[Records excerpted from a collection]

=== Begin Enclosure ===

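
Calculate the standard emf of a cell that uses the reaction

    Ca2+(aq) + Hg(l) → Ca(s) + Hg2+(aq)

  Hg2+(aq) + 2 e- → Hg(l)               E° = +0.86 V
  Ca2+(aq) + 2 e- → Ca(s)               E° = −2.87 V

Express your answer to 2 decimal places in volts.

In the reaction as written, Ca2+(aq) is reduced (cathode) and Hg2+(aq) is produced by oxidation at the anode.
E°cell = E°(cathode) − E°(anode) = −2.87 − (+0.86) = −3.73 V.
The negative E°cell means the reaction is non-spontaneous in the direction written.

−3.73 V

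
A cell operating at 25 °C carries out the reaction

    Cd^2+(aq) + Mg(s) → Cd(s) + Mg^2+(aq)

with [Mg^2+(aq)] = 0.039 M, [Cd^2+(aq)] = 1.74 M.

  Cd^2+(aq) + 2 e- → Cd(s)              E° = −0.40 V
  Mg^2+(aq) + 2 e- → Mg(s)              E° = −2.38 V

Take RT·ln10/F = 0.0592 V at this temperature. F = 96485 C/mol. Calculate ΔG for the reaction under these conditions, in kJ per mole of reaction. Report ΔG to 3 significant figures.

The standard cell potential is −0.40 − (−2.38) = +1.98 V, with n = 2 electrons in the balanced equation.
Q = [Mg^2+(aq)] / [Cd^2+(aq)] = 0.0224, so log Q = −1.649 and E = +1.98 − (0.0592/2)(−1.649) = +2.0288 V.
ΔG = −nFE = −(2)(96485)(+2.0288) J/mol = −391 kJ/mol.

−391 kJ/mol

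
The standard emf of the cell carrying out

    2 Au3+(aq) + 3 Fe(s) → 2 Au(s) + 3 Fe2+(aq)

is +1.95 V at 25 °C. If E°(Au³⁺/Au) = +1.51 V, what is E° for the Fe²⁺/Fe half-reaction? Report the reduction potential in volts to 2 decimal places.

In the reaction as written the Au³⁺/Au couple is reduced (cathode) and Fe²⁺/Fe is oxidized (anode), so E°cell = E°(Au³⁺/Au) − E°(Fe²⁺/Fe).
E°(Fe²⁺/Fe) = E°(cathode) − E°cell = +1.51 − (+1.95) = −0.44 V.

−0.44 V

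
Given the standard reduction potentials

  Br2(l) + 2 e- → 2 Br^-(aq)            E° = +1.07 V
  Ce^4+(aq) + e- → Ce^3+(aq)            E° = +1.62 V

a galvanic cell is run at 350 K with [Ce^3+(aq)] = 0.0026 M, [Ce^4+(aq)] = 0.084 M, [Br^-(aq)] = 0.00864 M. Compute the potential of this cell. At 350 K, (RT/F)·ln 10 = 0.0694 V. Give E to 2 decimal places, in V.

Ce⁴⁺/Ce³⁺ is reduced (cathode, E° = +1.62 V) and Br₂/Br⁻ is oxidized (anode).
E°cell = E°cat − E°an = +1.62 − (+1.07) = +0.55 V; n = 2.
Balancing gives 2 Ce^4+(aq) + 2 Br^-(aq) → 2 Ce^3+(aq) + Br2(l); hence Q = [Ce^3+(aq)]^2 / ([Ce^4+(aq)]^2·[Br^-(aq)]^2) = 12.8 (log Q = 1.108).
E = E° − (0.0694/n)·log Q = +0.55 − (0.0694/2)(1.108) = +0.51 V.

+0.51 V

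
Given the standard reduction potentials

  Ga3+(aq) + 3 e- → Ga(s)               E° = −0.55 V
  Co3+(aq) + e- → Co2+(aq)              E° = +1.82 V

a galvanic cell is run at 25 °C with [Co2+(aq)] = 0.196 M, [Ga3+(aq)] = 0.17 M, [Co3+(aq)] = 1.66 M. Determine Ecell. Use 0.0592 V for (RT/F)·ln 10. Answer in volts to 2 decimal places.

Co³⁺/Co²⁺ is reduced (cathode, E° = +1.82 V) and Ga³⁺/Ga is oxidized (anode).
E°cell = +1.82 − (−0.55) = +2.37 V, with n = 3 electrons transferred.
The balanced reaction is 3 Co3+(aq) + Ga(s) → 3 Co2+(aq) + Ga3+(aq), so Q = ([Co2+(aq)]^3·[Ga3+(aq)]) / [Co3+(aq)]^3 = 0.00028 and log Q = −3.553.
E = E° − (0.0592/n)·log Q = +2.37 − (0.0592/3)(−3.553) = +2.44 V.

+2.44 V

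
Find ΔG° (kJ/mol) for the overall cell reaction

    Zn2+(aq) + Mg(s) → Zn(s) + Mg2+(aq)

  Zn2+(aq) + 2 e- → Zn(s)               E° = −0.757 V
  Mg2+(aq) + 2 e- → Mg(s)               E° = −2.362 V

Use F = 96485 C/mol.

−310 kJ/mol

In the reaction as written Zn2+(aq) is reduced, so the Zn²⁺/Zn couple is the cathode and Mg²⁺/Mg is the anode.
E°cell = −0.757 − (−2.362) = +1.605 V; balancing electrons gives n = 2.
ΔG° = −nFE°cell = −(2)(96485)(+1.605) J/mol = −310 kJ/mol.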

=== End Enclosure ===

▶ [Task objective]:
Above are the records; copy all of them exactly.

▶ [Output of the task]:
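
Calculate the standard emf of a cell that uses the reaction

    Ca2+(aq) + Hg(l) → Ca(s) + Hg2+(aq)

  Hg2+(aq) + 2 e- → Hg(l)               E° = +0.86 V
  Ca2+(aq) + 2 e- → Ca(s)               E° = −2.87 V

Express your answer to 2 decimal places in volts.

In the reaction as written, Ca2+(aq) is reduced (cathode) and Hg2+(aq) is produced by oxidation at the anode.
E°cell = E°(cathode) − E°(anode) = −2.87 − (+0.86) = −3.73 V.
The negative E°cell means the reaction is non-spontaneous in the direction written.

−3.73 V

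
A cell operating at 25 °C carries out the reaction

    Cd^2+(aq) + Mg(s) → Cd(s) + Mg^2+(aq)

with [Mg^2+(aq)] = 0.039 M, [Cd^2+(aq)] = 1.74 M.

  Cd^2+(aq) + 2 e- → Cd(s)              E° = −0.40 V
  Mg^2+(aq) + 2 e- → Mg(s)              E° = −2.38 V

Take RT·ln10/F = 0.0592 V at this temperature. F = 96485 C/mol. Calculate ΔG for the reaction under these conditions, in kJ per mole of reaction. Report ΔG to 3 significant figures.

The standard cell potential is −0.40 − (−2.38) = +1.98 V, with n = 2 electrons in the balanced equation.
Q = [Mg^2+(aq)] / [Cd^2+(aq)] = 0.0224, so log Q = −1.649 and E = +1.98 − (0.0592/2)(−1.649) = +2.0288 V.
ΔG = −nFE = −(2)(96485)(+2.0288) J/mol = −391 kJ/mol.

−391 kJ/mol

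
The standard emf of the cell carrying out

    2 Au3+(aq) + 3 Fe(s) → 2 Au(s) + 3 Fe2+(aq)

is +1.95 V at 25 °C. If E°(Au³⁺/Au) = +1.51 V, what is E° for the Fe²⁺/Fe half-reaction? Report the reduction potential in volts to 2 decimal places.

In the reaction as written the Au³⁺/Au couple is reduced (cathode) and Fe²⁺/Fe is oxidized (anode), so E°cell = E°(Au³⁺/Au) − E°(Fe²⁺/Fe).
E°(Fe²⁺/Fe) = E°(cathode) − E°cell = +1.51 − (+1.95) = −0.44 V.

−0.44 V

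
Given the standard reduction potentials

  Br2(l) + 2 e- → 2 Br^-(aq)            E° = +1.07 V
  Ce^4+(aq) + e- → Ce^3+(aq)            E° = +1.62 V

a galvanic cell is run at 350 K with [Ce^3+(aq)] = 0.0026 M, [Ce^4+(aq)] = 0.084 M, [Br^-(aq)] = 0.00864 M. Compute the potential of this cell. At 350 K, (RT/F)·ln 10 = 0.0694 V. Give E to 2 decimal places, in V.

Ce⁴⁺/Ce³⁺ is reduced (cathode, E° = +1.62 V) and Br₂/Br⁻ is oxidized (anode).
E°cell = E°cat − E°an = +1.62 − (+1.07) = +0.55 V; n = 2.
Balancing gives 2 Ce^4+(aq) + 2 Br^-(aq) → 2 Ce^3+(aq) + Br2(l); hence Q = [Ce^3+(aq)]^2 / ([Ce^4+(aq)]^2·[Br^-(aq)]^2) = 12.8 (log Q = 1.108).
E = E° − (0.0694/n)·log Q = +0.55 − (0.0694/2)(1.108) = +0.51 V.

+0.51 V

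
Given the standard reduction potentials

  Ga3+(aq) + 3 e- → Ga(s)               E° = −0.55 V
  Co3+(aq) + e- → Co2+(aq)              E° = +1.82 V

a galvanic cell is run at 25 °C with [Co2+(aq)] = 0.196 M, [Ga3+(aq)] = 0.17 M, [Co3+(aq)] = 1.66 M. Determine Ecell. Use 0.0592 V for (RT/F)·ln 10. Answer in volts to 2 decimal places.

Co³⁺/Co²⁺ is reduced (cathode, E° = +1.82 V) and Ga³⁺/Ga is oxidized (anode).
E°cell = +1.82 − (−0.55) = +2.37 V, with n = 3 electrons transferred.
The balanced reaction is 3 Co3+(aq) + Ga(s) → 3 Co2+(aq) + Ga3+(aq), so Q = ([Co2+(aq)]^3·[Ga3+(aq)]) / [Co3+(aq)]^3 = 0.00028 and log Q = −3.553.
E = E° − (0.0592/n)·log Q = +2.37 − (0.0592/3)(−3.553) = +2.44 V.

+2.44 V

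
Find ΔG° (kJ/mol) for the overall cell reaction

    Zn2+(aq) + Mg(s) → Zn(s) + Mg2+(aq)

  Zn2+(aq) + 2 e- → Zn(s)               E° = −0.757 V
  Mg2+(aq) + 2 e- → Mg(s)               E° = −2.362 V

Use F = 96485 C/mol.

−310 kJ/mol

In the reaction as written Zn2+(aq) is reduced, so the Zn²⁺/Zn couple is the cathode and Mg²⁺/Mg is the anode.
E°cell = −0.757 − (−2.362) = +1.605 V; balancing electrons gives n = 2.
ΔG° = −nFE°cell = −(2)(96485)(+1.605) J/mol = −310 kJ/mol.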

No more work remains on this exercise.